■ **What this task involves**:
Would you restate all the entries exactly, leaving nothing out?

■ **Extracted data**:
——————
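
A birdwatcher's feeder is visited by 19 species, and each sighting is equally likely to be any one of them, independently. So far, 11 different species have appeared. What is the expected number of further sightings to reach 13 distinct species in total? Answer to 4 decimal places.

The wait to go from k to k+1 distinct species is geometric with mean 19/(19-k).
Sum over k = 11,...,12: E = 19/8 + 19/7 = 5.08929.

5.0893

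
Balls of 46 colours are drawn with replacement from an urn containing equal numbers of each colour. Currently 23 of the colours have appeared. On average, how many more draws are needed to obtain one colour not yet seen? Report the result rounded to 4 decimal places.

2.0000

The number of draws until the next new colour is geometric with success probability 23/46, so its mean is 46/23.
E = 46/23 = 2.00000.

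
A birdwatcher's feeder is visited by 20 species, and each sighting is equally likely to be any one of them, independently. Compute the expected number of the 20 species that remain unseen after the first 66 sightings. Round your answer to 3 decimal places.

0.677

For each species, P(unseen after 66) = (19/20)^66 = 0.0339.
By linearity of expectation, E[unseen] = 20·(19/20)^66 = 0.6773.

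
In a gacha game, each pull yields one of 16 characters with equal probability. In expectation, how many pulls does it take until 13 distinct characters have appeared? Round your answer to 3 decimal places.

Going from k to k+1 distinct takes a geometric number of pulls with mean 16/(16-k).
Sum over k = 0,...,12: E = 16/16 + 16/15 + 16/14 + ... + 16/5 + 16/4 = 24.7583.

24.758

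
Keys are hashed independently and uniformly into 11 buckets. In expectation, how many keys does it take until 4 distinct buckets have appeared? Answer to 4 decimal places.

Going from k to k+1 distinct takes a geometric number of keys with mean 11/(11-k).
Sum over k = 0,...,3: E = 11/11 + 11/10 + 11/9 + 11/8 = 4.69722.

4.6972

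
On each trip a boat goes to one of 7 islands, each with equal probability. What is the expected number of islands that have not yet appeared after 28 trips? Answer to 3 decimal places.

0.093

For each island, P(unseen after 28) = (6/7)^28 = 0.0134.
By linearity of expectation, E[unseen] = 7·(6/7)^28 = 0.0935.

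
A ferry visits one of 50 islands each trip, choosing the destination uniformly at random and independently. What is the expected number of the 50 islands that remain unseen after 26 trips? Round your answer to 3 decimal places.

For each island, P(unseen after 26) = (49/50)^26 = 0.5914.
By linearity of expectation, E[unseen] = 50·(49/50)^26 = 29.5698.

29.570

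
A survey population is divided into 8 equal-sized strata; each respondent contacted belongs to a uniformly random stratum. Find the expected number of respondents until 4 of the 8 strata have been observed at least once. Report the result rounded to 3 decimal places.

With k distinct strata already seen, the next new one arrives after an expected 8/(8-k) respondents.
Sum over k = 0,...,3: E = 8/8 + 8/7 + 8/6 + 8/5 = 5.0762.

5.076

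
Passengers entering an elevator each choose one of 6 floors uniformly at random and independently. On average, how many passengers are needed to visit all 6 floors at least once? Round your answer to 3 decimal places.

After k distinct floors have appeared, the next passenger gives a new one with probability (6-k)/6, so the expected wait for the (k+1)-th is 6/(6-k).
E[T] = 6/6 + 6/5 + 6/4 + 6/3 + 6/2 + 6/1 = 6·H_{6}.
H_{6} = 2.4500, so E[T] = 14.7000.

14.700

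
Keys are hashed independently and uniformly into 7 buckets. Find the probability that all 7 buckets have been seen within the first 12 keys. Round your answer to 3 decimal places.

0.228

By inclusion–exclusion over which buckets are missing,
P(all seen) = Σ_{j=0}^{7} (-1)^j C(7,j)((7-j)/7)^12
= 1.0000 - 1.1009 + 0.3704 - 0.0424 + 0.0013 - 0.0000 + 0.0000 - 0.0000
= 0.2285.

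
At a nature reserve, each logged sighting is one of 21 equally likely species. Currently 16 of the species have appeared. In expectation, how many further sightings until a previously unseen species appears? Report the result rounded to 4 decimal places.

The number of sightings until the next new species is geometric with success probability 5/21, so its mean is 21/5.
E = 21/5 = 4.20000.

4.2000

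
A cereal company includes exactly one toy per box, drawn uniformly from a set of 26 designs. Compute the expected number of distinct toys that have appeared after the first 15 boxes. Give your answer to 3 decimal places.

11.563

For each toy, P(seen in 15 boxes) = 1 - (25/26)^15 = 0.4447.
By linearity of expectation, E[distinct seen] = 26·(1 - (25/26)^15) = 11.5631.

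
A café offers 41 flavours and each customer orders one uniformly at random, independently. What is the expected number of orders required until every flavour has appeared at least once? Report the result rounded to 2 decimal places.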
——————
■ **Solution for this task**:
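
A birdwatcher's feeder is visited by 19 species, and each sighting is equally likely to be any one of them, independently. So far, 11 different species have appeared. What is the expected number of further sightings to reach 13 distinct species in total? Answer to 4 decimal places.

The wait to go from k to k+1 distinct species is geometric with mean 19/(19-k).
Sum over k = 11,...,12: E = 19/8 + 19/7 = 5.08929.

5.0893

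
Balls of 46 colours are drawn with replacement from an urn containing equal numbers of each colour. Currently 23 of the colours have appeared. On average, how many more draws are needed to obtain one colour not yet seen? Report the result rounded to 4 decimal places.

2.0000

The number of draws until the next new colour is geometric with success probability 23/46, so its mean is 46/23.
E = 46/23 = 2.00000.

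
A birdwatcher's feeder is visited by 20 species, and each sighting is equally likely to be any one of them, independently. Compute the expected number of the 20 species that remain unseen after the first 66 sightings. Round your answer to 3 decimal places.

0.677

For each species, P(unseen after 66) = (19/20)^66 = 0.0339.
By linearity of expectation, E[unseen] = 20·(19/20)^66 = 0.6773.

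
In a gacha game, each pull yields one of 16 characters with equal probability. In expectation, how many pulls does it take until 13 distinct characters have appeared? Round your answer to 3 decimal places.

Going from k to k+1 distinct takes a geometric number of pulls with mean 16/(16-k).
Sum over k = 0,...,12: E = 16/16 + 16/15 + 16/14 + ... + 16/5 + 16/4 = 24.7583.

24.758

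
Keys are hashed independently and uniformly into 11 buckets. In expectation, how many keys does it take until 4 distinct buckets have appeared? Answer to 4 decimal places.

Going from k to k+1 distinct takes a geometric number of keys with mean 11/(11-k).
Sum over k = 0,...,3: E = 11/11 + 11/10 + 11/9 + 11/8 = 4.69722.

4.6972

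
On each trip a boat goes to one of 7 islands, each with equal probability. What is the expected number of islands that have not yet appeared after 28 trips? Answer to 3 decimal places.

0.093

For each island, P(unseen after 28) = (6/7)^28 = 0.0134.
By linearity of expectation, E[unseen] = 7·(6/7)^28 = 0.0935.

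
A ferry visits one of 50 islands each trip, choosing the destination uniformly at random and independently. What is the expected number of the 50 islands that remain unseen after 26 trips? Round your answer to 3 decimal places.

For each island, P(unseen after 26) = (49/50)^26 = 0.5914.
By linearity of expectation, E[unseen] = 50·(49/50)^26 = 29.5698.

29.570

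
A survey population is divided into 8 equal-sized strata; each respondent contacted belongs to a uniformly random stratum. Find the expected number of respondents until 4 of the 8 strata have been observed at least once. Report the result rounded to 3 decimal places.

With k distinct strata already seen, the next new one arrives after an expected 8/(8-k) respondents.
Sum over k = 0,...,3: E = 8/8 + 8/7 + 8/6 + 8/5 = 5.0762.

5.076

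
Passengers entering an elevator each choose one of 6 floors uniformly at random and independently. On average, how many passengers are needed to visit all 6 floors at least once? Round your answer to 3 decimal places.

After k distinct floors have appeared, the next passenger gives a new one with probability (6-k)/6, so the expected wait for the (k+1)-th is 6/(6-k).
E[T] = 6/6 + 6/5 + 6/4 + 6/3 + 6/2 + 6/1 = 6·H_{6}.
H_{6} = 2.4500, so E[T] = 14.7000.

14.700

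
Keys are hashed independently and uniformly into 7 buckets. Find the probability that all 7 buckets have been seen within the first 12 keys. Round your answer to 3 decimal places.

0.228

By inclusion–exclusion over which buckets are missing,
P(all seen) = Σ_{j=0}^{7} (-1)^j C(7,j)((7-j)/7)^12
= 1.0000 - 1.1009 + 0.3704 - 0.0424 + 0.0013 - 0.0000 + 0.0000 - 0.0000
= 0.2285.

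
At a nature reserve, each logged sighting is one of 21 equally likely species. Currently 16 of the species have appeared. In expectation, how many further sightings until a previously unseen species appears? Report the result rounded to 4 decimal places.

The number of sightings until the next new species is geometric with success probability 5/21, so its mean is 21/5.
E = 21/5 = 4.20000.

4.2000

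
A cereal company includes exactly one toy per box, drawn uniformly from a set of 26 designs. Compute the expected number of distinct toys that have appeared after the first 15 boxes. Give your answer to 3 decimal places.

11.563

For each toy, P(seen in 15 boxes) = 1 - (25/26)^15 = 0.4447.
By linearity of expectation, E[distinct seen] = 26·(1 - (25/26)^15) = 11.5631.

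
A café offers 41 flavours and each customer orders one uniformly at random, independently. What is the expected number of orders required until every flavour has appeared at least once? Report the result rounded to 2 decimal places.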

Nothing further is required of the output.